= Brief =
Please transcribe exactly, and only, the lines of the data below between the line holding "- Written test (18%)" and the line holding "- Skills demo (10%)", inclusive.

─── Exercise data ───

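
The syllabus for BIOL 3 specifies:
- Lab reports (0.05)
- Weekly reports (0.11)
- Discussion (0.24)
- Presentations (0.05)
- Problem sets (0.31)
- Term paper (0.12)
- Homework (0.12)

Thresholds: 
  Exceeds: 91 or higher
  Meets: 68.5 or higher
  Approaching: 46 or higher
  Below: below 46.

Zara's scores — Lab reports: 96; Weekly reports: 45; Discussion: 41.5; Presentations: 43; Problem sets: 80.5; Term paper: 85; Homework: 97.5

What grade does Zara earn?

Weighted total:
  Lab reports 96 × 0.05 = 4.8
  Weekly reports 45 × 0.11 = 4.95
  Discussion 41.5 × 0.24 = 9.96
  Presentations 43 × 0.05 = 2.15
  Problem sets 80.5 × 0.31 = 24.955
  Term paper 85 × 0.12 = 10.2
  Homework 97.5 × 0.12 = 11.7
Sum = 68.715
68.715 is ≥ 68.5 and < 91 → Meets

Meets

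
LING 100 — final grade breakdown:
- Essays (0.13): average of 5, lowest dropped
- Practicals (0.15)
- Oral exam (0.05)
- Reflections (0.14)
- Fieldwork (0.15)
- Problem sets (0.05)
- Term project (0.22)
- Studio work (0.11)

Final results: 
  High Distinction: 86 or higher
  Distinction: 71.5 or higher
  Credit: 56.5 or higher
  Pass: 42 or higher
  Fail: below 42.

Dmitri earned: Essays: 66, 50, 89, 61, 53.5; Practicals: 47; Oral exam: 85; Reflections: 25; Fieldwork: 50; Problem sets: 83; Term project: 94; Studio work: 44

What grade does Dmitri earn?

Credit

Essays: drop 50 → average of remaining 4 = 269.5/4 = 67.375
Weighted total:
  Essays 67.375 × 0.13 = 8.75875
  Practicals 47 × 0.15 = 7.05
  Oral exam 85 × 0.05 = 4.25
  Reflections 25 × 0.14 = 3.5
  Fieldwork 50 × 0.15 = 7.5
  Problem sets 83 × 0.05 = 4.15
  Term project 94 × 0.22 = 20.68
  Studio work 44 × 0.11 = 4.84
Sum = 60.72875
60.72875 is ≥ 56.5 and < 71.5 → Credit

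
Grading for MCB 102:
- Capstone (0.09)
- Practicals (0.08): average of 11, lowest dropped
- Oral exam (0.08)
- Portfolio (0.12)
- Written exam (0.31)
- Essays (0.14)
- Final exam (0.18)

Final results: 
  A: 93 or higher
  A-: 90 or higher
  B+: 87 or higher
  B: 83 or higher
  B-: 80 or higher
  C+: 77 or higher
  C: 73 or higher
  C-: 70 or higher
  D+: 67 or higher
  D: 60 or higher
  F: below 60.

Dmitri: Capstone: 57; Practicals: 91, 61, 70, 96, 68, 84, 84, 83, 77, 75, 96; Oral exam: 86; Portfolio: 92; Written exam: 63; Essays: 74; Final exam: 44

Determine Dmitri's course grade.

Practicals: drop 61 → average of remaining 10 = 824/10 = 82.4
Weighted total:
  Capstone 57 × 0.09 = 5.13
  Practicals 82.4 × 0.08 = 6.592
  Oral exam 86 × 0.08 = 6.88
  Portfolio 92 × 0.12 = 11.04
  Written exam 63 × 0.31 = 19.53
  Essays 74 × 0.14 = 10.36
  Final exam 44 × 0.18 = 7.92
Sum = 67.452
67.452 is ≥ 67 and < 70 → D+

D+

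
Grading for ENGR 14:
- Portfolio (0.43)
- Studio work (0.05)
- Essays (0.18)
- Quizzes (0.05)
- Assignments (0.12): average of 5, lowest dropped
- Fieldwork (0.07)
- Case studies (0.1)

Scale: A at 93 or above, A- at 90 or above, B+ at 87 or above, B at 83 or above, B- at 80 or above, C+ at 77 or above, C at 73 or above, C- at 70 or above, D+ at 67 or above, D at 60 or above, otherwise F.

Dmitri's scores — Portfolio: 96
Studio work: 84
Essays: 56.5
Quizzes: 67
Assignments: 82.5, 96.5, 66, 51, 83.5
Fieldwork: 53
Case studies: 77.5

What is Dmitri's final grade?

Assignments: drop 51 → average of remaining 4 = 328.5/4 = 82.125
Weighted total:
  Portfolio 96 × 0.43 = 41.28
  Studio work 84 × 0.05 = 4.2
  Essays 56.5 × 0.18 = 10.17
  Quizzes 67 × 0.05 = 3.35
  Assignments 82.125 × 0.12 = 9.855
  Fieldwork 53 × 0.07 = 3.71
  Case studies 77.5 × 0.1 = 7.75
Sum = 80.315
80.315 is ≥ 80 and < 83 → B-

B-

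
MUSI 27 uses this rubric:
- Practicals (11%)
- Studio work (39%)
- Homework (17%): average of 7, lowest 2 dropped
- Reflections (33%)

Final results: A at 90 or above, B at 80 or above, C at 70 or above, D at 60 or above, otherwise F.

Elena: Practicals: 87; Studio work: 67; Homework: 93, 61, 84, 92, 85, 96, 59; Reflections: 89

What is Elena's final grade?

B

Homework: drop 59, 61 → average of remaining 5 = 450/5 = 90
Weighted total:
  Practicals 87 × 0.11 = 9.57
  Studio work 67 × 0.39 = 26.13
  Homework 90 × 0.17 = 15.3
  Reflections 89 × 0.33 = 29.37
Sum = 80.37
80.37 is ≥ 80 and < 90 → B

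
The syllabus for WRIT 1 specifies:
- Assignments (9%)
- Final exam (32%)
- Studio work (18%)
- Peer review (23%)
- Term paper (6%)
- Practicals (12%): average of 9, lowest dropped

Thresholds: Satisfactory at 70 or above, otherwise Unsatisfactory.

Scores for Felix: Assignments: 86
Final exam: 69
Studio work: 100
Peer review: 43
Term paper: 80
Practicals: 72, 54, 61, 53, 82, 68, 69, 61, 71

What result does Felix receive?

Practicals: drop 53 → average of remaining 8 = 538/8 = 67.25
Weighted total:
  Assignments 86 × 0.09 = 7.74
  Final exam 69 × 0.32 = 22.08
  Studio work 100 × 0.18 = 18
  Peer review 43 × 0.23 = 9.89
  Term paper 80 × 0.06 = 4.8
  Practicals 67.25 × 0.12 = 8.07
Sum = 70.58
70.58 ≥ 70 → Satisfactory

Satisfactory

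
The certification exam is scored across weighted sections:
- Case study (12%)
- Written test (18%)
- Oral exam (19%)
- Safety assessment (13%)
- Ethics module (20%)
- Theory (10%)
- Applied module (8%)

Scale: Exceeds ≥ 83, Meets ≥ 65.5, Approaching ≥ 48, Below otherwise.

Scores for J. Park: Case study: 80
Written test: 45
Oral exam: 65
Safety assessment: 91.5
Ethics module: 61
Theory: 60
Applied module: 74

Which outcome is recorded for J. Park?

Meets

Weighted total:
  Case study 80 × 0.12 = 9.6
  Written test 45 × 0.18 = 8.1
  Oral exam 65 × 0.19 = 12.35
  Safety assessment 91.5 × 0.13 = 11.895
  Ethics module 61 × 0.2 = 12.2
  Theory 60 × 0.1 = 6
  Applied module 74 × 0.08 = 5.92
Sum = 66.065
66.065 is ≥ 65.5 and < 83 → Meets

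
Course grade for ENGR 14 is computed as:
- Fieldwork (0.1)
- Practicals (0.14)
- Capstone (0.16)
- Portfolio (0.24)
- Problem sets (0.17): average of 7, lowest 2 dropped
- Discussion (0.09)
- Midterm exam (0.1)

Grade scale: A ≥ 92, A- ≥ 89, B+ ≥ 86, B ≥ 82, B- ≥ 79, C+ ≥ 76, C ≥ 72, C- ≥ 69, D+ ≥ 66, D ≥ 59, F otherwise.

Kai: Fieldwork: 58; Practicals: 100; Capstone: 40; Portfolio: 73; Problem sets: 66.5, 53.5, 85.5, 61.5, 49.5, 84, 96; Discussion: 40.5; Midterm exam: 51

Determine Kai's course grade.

D

Problem sets: drop 49.5, 53.5 → average of remaining 5 = 393.5/5 = 78.7
Weighted total:
  Fieldwork 58 × 0.1 = 5.8
  Practicals 100 × 0.14 = 14
  Capstone 40 × 0.16 = 6.4
  Portfolio 73 × 0.24 = 17.52
  Problem sets 78.7 × 0.17 = 13.379
  Discussion 40.5 × 0.09 = 3.645
  Midterm exam 51 × 0.1 = 5.1
Sum = 65.844
65.844 is ≥ 59 and < 66 → D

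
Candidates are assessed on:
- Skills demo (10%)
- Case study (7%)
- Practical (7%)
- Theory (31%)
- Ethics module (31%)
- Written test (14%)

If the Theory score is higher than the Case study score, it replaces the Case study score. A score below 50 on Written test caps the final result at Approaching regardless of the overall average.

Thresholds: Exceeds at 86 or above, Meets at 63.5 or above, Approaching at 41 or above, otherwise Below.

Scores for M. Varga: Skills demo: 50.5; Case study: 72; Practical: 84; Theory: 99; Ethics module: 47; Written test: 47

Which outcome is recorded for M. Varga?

Approaching

Theory (99) > Case study (72), so Case study counts as 99.
Written test score 47 < 50: minimum not met.
Weighted total:
  Skills demo 50.5 × 0.1 = 5.05
  Case study 99 × 0.07 = 6.93
  Practical 84 × 0.07 = 5.88
  Theory 99 × 0.31 = 30.69
  Ethics module 47 × 0.31 = 14.57
  Written test 47 × 0.14 = 6.58
Sum = 69.7
69.7 would be Meets; cap at Approaching applies → Approaching.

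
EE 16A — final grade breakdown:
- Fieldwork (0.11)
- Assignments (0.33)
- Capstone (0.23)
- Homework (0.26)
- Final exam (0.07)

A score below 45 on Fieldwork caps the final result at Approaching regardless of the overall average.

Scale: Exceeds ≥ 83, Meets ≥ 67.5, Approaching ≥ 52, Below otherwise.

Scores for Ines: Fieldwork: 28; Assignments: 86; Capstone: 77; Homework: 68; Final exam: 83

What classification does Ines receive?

Fieldwork score 28 < 45: minimum not met.
Weighted total:
  Fieldwork 28 × 0.11 = 3.08
  Assignments 86 × 0.33 = 28.38
  Capstone 77 × 0.23 = 17.71
  Homework 68 × 0.26 = 17.68
  Final exam 83 × 0.07 = 5.81
Sum = 72.66
72.66 would be Meets; cap at Approaching applies → Approaching.

Approaching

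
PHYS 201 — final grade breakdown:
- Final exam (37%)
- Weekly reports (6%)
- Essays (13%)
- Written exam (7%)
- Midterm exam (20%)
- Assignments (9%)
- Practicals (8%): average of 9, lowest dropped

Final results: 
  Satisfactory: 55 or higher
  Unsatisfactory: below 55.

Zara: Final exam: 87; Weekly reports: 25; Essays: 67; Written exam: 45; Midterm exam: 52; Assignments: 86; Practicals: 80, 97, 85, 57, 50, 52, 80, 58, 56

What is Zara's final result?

Satisfactory

Practicals: drop 50 → average of remaining 8 = 565/8 = 70.625
Weighted total:
  Final exam 87 × 0.37 = 32.19
  Weekly reports 25 × 0.06 = 1.5
  Essays 67 × 0.13 = 8.71
  Written exam 45 × 0.07 = 3.15
  Midterm exam 52 × 0.2 = 10.4
  Assignments 86 × 0.09 = 7.74
  Practicals 70.625 × 0.08 = 5.65
Sum = 69.34
69.34 ≥ 55 → Satisfactory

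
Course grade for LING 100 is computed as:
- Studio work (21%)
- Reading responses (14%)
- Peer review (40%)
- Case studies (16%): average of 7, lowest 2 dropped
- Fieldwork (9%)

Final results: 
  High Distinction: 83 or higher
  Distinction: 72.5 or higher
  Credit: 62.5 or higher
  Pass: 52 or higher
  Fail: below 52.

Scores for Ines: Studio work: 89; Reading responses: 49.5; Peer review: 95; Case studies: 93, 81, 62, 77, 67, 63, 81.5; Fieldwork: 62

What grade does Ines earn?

Distinction

Case studies: drop 62, 63 → average of remaining 5 = 399.5/5 = 79.9
Weighted total:
  Studio work 89 × 0.21 = 18.69
  Reading responses 49.5 × 0.14 = 6.93
  Peer review 95 × 0.4 = 38
  Case studies 79.9 × 0.16 = 12.784
  Fieldwork 62 × 0.09 = 5.58
Sum = 81.984
81.984 is ≥ 72.5 and < 83 → Distinction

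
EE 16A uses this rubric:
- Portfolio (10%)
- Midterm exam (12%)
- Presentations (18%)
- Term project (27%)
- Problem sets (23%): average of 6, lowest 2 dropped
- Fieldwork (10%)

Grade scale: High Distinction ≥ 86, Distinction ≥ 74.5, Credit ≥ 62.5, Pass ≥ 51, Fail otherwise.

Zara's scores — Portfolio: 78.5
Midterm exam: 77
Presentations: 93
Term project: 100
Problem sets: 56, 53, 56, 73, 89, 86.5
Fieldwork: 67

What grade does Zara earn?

Distinction

Problem sets: drop 53, 56 → average of remaining 4 = 304.5/4 = 76.125
Weighted total:
  Portfolio 78.5 × 0.1 = 7.85
  Midterm exam 77 × 0.12 = 9.24
  Presentations 93 × 0.18 = 16.74
  Term project 100 × 0.27 = 27
  Problem sets 76.125 × 0.23 = 17.50875
  Fieldwork 67 × 0.1 = 6.7
Sum = 85.03875
85.03875 is ≥ 74.5 and < 86 → Distinction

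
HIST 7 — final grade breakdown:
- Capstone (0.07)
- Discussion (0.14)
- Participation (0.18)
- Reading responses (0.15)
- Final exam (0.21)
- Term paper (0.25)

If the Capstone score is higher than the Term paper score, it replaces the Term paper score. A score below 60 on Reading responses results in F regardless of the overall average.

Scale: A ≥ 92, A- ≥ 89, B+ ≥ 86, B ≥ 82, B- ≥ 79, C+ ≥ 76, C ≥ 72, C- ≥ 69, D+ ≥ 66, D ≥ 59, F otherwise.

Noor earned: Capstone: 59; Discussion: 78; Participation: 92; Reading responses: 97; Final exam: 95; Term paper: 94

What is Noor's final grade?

Capstone (59) ≤ Term paper (94), so Term paper stays at 94.
Reading responses score 97 ≥ 60: minimum met.
Weighted total:
  Capstone 59 × 0.07 = 4.13
  Discussion 78 × 0.14 = 10.92
  Participation 92 × 0.18 = 16.56
  Reading responses 97 × 0.15 = 14.55
  Final exam 95 × 0.21 = 19.95
  Term paper 94 × 0.25 = 23.5
Sum = 89.61
89.61 is ≥ 89 and < 92 → A-

A-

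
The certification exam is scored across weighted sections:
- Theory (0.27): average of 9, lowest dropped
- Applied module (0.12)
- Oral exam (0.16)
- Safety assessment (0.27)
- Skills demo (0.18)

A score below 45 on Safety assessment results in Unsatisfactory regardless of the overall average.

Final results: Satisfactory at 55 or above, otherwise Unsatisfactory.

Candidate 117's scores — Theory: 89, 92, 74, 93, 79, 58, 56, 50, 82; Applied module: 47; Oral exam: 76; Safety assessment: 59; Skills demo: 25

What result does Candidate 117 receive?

Theory: drop 50 → average of remaining 8 = 623/8 = 77.875
Safety assessment score 59 ≥ 45: minimum met.
Weighted total:
  Theory 77.875 × 0.27 = 21.02625
  Applied module 47 × 0.12 = 5.64
  Oral exam 76 × 0.16 = 12.16
  Safety assessment 59 × 0.27 = 15.93
  Skills demo 25 × 0.18 = 4.5
Sum = 59.25625
59.25625 ≥ 55 → Satisfactory

Satisfactory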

───

= Reply to the exercise =
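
- Written test (18%)
- Oral exam (19%)
- Safety assessment (13%)
- Ethics module (20%)
- Theory (10%)
- Applied module (8%)

Scale: Exceeds ≥ 83, Meets ≥ 65.5, Approaching ≥ 48, Below otherwise.

Scores for J. Park: Case study: 80
Written test: 45
Oral exam: 65
Safety assessment: 91.5
Ethics module: 61
Theory: 60
Applied module: 74

Which outcome is recorded for J. Park?

Meets

Weighted total:
  Case study 80 × 0.12 = 9.6
  Written test 45 × 0.18 = 8.1
  Oral exam 65 × 0.19 = 12.35
  Safety assessment 91.5 × 0.13 = 11.895
  Ethics module 61 × 0.2 = 12.2
  Theory 60 × 0.1 = 6
  Applied module 74 × 0.08 = 5.92
Sum = 66.065
66.065 is ≥ 65.5 and < 83 → Meets

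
Course grade for ENGR 14 is computed as:
- Fieldwork (0.1)
- Practicals (0.14)
- Capstone (0.16)
- Portfolio (0.24)
- Problem sets (0.17): average of 7, lowest 2 dropped
- Discussion (0.09)
- Midterm exam (0.1)

Grade scale: A ≥ 92, A- ≥ 89, B+ ≥ 86, B ≥ 82, B- ≥ 79, C+ ≥ 76, C ≥ 72, C- ≥ 69, D+ ≥ 66, D ≥ 59, F otherwise.

Kai: Fieldwork: 58; Practicals: 100; Capstone: 40; Portfolio: 73; Problem sets: 66.5, 53.5, 85.5, 61.5, 49.5, 84, 96; Discussion: 40.5; Midterm exam: 51

Determine Kai's course grade.

D

Problem sets: drop 49.5, 53.5 → average of remaining 5 = 393.5/5 = 78.7
Weighted total:
  Fieldwork 58 × 0.1 = 5.8
  Practicals 100 × 0.14 = 14
  Capstone 40 × 0.16 = 6.4
  Portfolio 73 × 0.24 = 17.52
  Problem sets 78.7 × 0.17 = 13.379
  Discussion 40.5 × 0.09 = 3.645
  Midterm exam 51 × 0.1 = 5.1
Sum = 65.844
65.844 is ≥ 59 and < 66 → D

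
Candidates are assessed on:
- Skills demo (10%)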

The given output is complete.